- **What you should do**:
Scan the entries and state how many lines contain "release". Write no other text.

- **Stored items**:
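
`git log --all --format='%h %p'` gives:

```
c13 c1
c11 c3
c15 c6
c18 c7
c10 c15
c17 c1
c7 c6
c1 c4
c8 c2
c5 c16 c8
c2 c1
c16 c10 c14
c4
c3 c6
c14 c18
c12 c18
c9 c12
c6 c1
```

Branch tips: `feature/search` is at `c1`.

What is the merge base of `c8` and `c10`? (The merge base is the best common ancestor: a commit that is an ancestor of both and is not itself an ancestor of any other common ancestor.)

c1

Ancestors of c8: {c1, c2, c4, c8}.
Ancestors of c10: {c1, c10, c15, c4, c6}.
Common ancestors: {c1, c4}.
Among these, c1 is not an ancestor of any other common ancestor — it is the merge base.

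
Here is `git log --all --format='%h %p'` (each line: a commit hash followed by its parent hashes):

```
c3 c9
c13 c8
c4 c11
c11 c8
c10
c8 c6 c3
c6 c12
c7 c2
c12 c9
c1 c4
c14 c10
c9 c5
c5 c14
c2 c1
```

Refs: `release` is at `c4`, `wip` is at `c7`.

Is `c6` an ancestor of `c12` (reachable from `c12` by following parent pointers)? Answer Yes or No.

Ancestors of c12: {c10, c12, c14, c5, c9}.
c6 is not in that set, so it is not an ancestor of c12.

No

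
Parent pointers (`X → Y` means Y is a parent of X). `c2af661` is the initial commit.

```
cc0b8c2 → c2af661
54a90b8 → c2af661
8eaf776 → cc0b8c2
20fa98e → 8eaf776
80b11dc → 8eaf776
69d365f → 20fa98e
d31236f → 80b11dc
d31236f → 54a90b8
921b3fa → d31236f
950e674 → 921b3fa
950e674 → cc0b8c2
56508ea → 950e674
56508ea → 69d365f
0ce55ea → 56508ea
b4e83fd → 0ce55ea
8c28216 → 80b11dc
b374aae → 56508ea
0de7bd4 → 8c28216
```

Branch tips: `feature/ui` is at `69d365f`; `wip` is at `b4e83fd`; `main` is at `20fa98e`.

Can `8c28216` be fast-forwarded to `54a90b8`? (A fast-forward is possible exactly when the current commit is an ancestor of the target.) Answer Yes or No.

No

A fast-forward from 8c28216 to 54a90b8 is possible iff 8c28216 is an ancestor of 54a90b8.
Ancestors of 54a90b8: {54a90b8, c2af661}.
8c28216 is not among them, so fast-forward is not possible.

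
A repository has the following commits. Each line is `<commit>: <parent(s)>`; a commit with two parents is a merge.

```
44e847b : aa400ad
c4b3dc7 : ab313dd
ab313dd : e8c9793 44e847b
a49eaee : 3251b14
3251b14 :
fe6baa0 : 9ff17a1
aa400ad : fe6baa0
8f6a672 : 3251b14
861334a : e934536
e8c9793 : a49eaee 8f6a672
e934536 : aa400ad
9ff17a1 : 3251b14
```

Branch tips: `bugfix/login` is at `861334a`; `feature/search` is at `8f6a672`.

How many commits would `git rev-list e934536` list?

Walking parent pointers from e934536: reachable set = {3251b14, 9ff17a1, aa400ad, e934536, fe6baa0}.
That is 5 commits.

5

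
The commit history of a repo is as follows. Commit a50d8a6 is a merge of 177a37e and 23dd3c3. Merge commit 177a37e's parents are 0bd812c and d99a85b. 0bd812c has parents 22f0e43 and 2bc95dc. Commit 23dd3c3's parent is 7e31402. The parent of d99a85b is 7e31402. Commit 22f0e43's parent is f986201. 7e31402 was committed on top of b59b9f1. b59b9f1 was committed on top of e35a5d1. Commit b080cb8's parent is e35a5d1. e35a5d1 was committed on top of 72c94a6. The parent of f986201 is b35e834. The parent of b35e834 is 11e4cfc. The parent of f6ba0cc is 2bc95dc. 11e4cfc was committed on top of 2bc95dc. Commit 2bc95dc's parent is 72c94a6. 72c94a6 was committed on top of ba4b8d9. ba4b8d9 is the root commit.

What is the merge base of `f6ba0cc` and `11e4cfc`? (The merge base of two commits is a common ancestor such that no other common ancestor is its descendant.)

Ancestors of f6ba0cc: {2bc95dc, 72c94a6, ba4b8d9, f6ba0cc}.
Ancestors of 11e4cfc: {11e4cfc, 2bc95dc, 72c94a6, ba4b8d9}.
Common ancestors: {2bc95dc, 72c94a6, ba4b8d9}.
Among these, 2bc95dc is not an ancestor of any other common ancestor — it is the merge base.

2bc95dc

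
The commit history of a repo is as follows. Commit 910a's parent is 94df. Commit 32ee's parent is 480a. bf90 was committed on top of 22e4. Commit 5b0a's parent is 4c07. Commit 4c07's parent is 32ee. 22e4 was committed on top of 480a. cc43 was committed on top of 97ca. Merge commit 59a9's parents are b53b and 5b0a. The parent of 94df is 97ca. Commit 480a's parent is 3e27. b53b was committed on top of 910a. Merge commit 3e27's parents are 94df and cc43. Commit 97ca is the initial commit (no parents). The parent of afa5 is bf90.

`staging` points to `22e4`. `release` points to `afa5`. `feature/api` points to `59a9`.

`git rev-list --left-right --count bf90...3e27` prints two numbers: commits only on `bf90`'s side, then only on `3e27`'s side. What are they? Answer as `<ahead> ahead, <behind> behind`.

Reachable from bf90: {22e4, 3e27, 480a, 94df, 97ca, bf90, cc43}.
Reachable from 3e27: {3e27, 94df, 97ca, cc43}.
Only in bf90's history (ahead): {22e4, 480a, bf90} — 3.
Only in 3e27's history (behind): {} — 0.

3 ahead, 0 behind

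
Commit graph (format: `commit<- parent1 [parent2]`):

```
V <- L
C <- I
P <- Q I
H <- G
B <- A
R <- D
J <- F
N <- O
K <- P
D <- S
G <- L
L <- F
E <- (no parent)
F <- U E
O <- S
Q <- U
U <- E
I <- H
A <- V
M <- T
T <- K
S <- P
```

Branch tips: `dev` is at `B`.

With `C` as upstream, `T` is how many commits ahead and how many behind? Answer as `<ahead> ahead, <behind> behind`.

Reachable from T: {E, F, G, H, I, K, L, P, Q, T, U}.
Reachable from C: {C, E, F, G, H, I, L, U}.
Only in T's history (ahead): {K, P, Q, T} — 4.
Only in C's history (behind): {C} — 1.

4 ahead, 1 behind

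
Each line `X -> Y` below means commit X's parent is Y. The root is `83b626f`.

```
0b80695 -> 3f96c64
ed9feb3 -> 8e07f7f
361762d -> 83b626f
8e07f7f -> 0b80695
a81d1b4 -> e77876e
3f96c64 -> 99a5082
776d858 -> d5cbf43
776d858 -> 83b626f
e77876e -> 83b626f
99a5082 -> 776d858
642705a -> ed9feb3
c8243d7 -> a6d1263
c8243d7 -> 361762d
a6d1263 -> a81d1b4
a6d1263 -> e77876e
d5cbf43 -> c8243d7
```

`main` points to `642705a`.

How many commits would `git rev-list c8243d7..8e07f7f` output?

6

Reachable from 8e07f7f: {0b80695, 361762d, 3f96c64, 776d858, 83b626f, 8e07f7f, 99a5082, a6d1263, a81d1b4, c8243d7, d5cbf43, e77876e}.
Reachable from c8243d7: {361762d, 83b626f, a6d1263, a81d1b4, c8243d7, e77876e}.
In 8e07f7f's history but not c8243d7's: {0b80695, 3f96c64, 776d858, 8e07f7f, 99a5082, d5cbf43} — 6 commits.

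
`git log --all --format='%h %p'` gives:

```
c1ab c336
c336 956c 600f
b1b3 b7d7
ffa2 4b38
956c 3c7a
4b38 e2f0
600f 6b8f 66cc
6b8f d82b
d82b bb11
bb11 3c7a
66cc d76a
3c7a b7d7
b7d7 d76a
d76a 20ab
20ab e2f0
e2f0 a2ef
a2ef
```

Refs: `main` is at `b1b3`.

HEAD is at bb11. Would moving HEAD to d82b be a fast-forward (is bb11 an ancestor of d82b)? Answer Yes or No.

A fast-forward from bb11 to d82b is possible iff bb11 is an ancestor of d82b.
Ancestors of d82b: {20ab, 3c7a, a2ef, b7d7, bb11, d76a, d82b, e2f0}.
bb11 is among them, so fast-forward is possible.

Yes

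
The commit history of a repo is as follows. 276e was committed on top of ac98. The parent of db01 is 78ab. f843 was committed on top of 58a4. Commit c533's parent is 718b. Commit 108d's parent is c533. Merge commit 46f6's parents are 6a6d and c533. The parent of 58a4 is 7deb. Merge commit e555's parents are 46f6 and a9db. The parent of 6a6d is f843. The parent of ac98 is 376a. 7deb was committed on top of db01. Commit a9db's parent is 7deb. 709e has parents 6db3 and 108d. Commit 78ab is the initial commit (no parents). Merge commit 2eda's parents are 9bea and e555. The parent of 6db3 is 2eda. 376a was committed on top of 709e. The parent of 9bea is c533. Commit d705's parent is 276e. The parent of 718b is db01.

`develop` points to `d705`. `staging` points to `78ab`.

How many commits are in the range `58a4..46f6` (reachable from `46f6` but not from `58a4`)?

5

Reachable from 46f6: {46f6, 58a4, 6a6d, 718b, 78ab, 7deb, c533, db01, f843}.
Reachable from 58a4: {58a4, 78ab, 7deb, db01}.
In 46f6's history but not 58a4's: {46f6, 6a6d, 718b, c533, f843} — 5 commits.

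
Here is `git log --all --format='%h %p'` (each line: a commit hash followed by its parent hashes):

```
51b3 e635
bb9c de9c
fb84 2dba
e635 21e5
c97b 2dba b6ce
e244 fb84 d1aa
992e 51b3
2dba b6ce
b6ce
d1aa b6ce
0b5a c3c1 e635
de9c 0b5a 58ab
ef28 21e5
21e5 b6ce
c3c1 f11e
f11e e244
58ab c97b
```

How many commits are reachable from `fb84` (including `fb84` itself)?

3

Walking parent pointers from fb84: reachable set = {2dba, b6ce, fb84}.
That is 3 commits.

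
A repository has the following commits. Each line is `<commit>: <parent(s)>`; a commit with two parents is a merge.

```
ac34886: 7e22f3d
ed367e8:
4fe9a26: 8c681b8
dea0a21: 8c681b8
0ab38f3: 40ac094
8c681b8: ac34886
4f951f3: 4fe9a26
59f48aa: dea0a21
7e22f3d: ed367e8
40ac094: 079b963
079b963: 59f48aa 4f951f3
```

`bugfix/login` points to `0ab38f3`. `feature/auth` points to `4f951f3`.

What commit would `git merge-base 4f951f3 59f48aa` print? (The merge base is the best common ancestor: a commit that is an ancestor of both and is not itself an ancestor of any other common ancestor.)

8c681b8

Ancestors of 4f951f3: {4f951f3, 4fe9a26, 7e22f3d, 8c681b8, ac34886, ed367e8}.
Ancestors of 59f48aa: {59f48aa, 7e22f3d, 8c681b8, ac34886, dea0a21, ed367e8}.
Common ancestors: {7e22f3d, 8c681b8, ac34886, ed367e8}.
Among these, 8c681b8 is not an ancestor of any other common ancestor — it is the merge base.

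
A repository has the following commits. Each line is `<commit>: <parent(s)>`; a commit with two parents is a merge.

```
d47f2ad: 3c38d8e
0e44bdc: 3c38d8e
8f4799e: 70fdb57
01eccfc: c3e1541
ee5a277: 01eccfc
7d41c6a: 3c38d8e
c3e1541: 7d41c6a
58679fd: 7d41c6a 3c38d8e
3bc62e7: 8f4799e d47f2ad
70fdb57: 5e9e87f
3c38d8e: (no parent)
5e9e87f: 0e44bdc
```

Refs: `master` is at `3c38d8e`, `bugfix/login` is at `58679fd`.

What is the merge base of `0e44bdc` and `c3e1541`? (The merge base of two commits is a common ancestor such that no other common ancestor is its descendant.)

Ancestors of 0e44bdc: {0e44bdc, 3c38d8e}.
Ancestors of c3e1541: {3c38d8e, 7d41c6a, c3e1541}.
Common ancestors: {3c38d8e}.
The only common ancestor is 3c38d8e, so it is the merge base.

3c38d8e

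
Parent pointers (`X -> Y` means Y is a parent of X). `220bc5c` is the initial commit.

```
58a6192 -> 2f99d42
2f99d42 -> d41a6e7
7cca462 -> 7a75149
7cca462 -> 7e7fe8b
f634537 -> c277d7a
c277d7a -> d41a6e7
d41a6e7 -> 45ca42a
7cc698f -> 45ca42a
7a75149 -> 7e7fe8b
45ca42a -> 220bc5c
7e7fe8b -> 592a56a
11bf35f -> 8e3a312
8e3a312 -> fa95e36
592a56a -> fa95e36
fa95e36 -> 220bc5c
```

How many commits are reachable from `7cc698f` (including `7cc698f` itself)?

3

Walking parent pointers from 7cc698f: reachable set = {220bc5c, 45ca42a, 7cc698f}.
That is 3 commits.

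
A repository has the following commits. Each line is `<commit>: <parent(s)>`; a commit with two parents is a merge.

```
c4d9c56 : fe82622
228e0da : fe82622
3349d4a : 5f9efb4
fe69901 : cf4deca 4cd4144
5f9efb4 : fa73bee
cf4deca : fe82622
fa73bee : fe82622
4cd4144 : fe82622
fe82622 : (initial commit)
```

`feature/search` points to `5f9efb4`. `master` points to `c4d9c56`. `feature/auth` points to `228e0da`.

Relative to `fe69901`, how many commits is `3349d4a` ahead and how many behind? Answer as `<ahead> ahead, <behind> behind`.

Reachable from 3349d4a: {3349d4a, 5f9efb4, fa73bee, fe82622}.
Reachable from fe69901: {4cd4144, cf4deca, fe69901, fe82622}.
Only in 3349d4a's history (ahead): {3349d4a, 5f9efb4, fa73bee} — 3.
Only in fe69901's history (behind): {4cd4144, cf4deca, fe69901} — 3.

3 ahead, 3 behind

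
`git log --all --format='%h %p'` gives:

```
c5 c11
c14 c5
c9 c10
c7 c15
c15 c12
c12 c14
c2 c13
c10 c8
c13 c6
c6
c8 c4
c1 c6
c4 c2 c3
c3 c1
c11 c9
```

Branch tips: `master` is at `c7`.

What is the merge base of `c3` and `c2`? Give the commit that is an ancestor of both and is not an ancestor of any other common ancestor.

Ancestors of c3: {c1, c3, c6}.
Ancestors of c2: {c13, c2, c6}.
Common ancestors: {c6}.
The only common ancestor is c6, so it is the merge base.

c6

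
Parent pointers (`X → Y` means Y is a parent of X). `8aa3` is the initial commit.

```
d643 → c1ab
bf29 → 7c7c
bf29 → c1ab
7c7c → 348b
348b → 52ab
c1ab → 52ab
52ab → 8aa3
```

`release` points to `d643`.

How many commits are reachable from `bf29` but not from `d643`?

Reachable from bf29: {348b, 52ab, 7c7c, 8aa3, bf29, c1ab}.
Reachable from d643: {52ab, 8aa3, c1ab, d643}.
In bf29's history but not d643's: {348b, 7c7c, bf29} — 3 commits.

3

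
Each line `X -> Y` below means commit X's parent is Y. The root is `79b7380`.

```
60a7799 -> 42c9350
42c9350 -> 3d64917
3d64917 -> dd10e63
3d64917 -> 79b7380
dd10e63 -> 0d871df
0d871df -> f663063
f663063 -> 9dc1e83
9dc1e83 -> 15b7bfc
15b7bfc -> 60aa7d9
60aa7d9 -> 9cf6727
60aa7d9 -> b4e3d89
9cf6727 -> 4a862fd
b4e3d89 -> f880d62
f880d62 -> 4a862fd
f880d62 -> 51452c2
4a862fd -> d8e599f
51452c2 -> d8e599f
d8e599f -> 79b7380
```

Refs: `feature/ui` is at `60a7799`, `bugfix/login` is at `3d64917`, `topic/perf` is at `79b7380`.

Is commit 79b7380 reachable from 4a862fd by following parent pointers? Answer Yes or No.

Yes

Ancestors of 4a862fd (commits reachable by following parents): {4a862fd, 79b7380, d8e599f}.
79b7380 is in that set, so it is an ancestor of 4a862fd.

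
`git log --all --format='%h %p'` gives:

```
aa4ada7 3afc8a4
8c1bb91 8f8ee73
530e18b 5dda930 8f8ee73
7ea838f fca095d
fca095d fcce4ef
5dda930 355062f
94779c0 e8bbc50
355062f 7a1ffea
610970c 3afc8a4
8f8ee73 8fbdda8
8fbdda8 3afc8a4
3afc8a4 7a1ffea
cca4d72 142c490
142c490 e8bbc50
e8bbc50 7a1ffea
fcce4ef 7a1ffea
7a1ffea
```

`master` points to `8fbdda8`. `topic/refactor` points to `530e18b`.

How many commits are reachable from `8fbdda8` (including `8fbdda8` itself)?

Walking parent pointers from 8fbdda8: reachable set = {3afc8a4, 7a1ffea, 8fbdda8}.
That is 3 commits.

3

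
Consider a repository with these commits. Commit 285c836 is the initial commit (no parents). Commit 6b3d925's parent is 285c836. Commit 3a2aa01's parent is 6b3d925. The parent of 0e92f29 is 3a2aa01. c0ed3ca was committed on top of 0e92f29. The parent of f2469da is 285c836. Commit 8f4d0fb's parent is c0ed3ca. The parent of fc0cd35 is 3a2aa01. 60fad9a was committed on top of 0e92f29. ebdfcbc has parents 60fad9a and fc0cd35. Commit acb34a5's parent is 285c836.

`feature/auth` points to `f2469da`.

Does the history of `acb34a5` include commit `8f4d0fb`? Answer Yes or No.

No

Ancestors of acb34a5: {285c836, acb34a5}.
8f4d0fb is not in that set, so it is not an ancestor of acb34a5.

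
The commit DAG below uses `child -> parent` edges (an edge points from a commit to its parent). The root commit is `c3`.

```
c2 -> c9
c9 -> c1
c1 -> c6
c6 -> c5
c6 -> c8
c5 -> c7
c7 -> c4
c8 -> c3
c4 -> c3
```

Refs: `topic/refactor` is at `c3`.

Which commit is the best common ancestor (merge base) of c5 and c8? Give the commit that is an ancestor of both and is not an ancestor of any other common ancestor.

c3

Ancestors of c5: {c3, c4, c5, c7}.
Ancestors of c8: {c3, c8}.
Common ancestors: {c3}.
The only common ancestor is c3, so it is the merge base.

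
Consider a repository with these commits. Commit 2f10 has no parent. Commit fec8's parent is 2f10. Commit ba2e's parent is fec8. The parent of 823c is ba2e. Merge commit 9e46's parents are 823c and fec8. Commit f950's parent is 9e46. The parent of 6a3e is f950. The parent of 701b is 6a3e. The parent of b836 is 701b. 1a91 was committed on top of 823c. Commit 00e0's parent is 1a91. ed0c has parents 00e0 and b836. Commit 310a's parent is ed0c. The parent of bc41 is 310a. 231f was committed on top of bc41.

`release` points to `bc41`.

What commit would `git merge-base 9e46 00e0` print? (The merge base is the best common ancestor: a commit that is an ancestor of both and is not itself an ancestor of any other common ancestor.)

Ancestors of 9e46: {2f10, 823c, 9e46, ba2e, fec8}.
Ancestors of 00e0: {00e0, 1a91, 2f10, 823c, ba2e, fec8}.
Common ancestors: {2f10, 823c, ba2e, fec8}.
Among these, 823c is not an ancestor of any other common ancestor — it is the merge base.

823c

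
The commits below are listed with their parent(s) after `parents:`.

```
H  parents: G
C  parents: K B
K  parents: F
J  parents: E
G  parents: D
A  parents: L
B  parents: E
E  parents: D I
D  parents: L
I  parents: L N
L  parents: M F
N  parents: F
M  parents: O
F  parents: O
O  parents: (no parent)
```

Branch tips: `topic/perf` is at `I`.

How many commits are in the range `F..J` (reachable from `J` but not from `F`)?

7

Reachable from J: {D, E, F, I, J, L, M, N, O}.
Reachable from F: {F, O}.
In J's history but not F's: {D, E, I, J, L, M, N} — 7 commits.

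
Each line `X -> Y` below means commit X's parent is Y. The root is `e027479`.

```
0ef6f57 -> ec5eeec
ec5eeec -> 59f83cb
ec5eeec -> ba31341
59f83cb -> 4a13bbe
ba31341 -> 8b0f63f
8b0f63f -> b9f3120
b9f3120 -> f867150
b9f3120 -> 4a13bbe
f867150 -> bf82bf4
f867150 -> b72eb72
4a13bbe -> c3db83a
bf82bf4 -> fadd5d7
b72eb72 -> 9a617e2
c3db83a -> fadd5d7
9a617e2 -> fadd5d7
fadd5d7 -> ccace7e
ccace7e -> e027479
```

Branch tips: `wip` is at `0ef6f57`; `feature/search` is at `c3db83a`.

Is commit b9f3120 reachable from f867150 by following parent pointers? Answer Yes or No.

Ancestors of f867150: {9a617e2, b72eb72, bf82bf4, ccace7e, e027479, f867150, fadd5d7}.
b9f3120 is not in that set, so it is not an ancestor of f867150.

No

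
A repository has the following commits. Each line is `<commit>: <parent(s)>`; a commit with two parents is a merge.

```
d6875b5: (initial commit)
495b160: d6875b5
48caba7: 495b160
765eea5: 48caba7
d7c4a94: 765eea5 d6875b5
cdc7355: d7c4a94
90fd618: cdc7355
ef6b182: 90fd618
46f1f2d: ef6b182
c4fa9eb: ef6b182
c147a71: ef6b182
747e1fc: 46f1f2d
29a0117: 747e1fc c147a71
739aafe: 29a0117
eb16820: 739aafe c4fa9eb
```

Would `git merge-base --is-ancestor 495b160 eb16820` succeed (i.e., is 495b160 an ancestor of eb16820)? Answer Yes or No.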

- **Exercise solution**:
4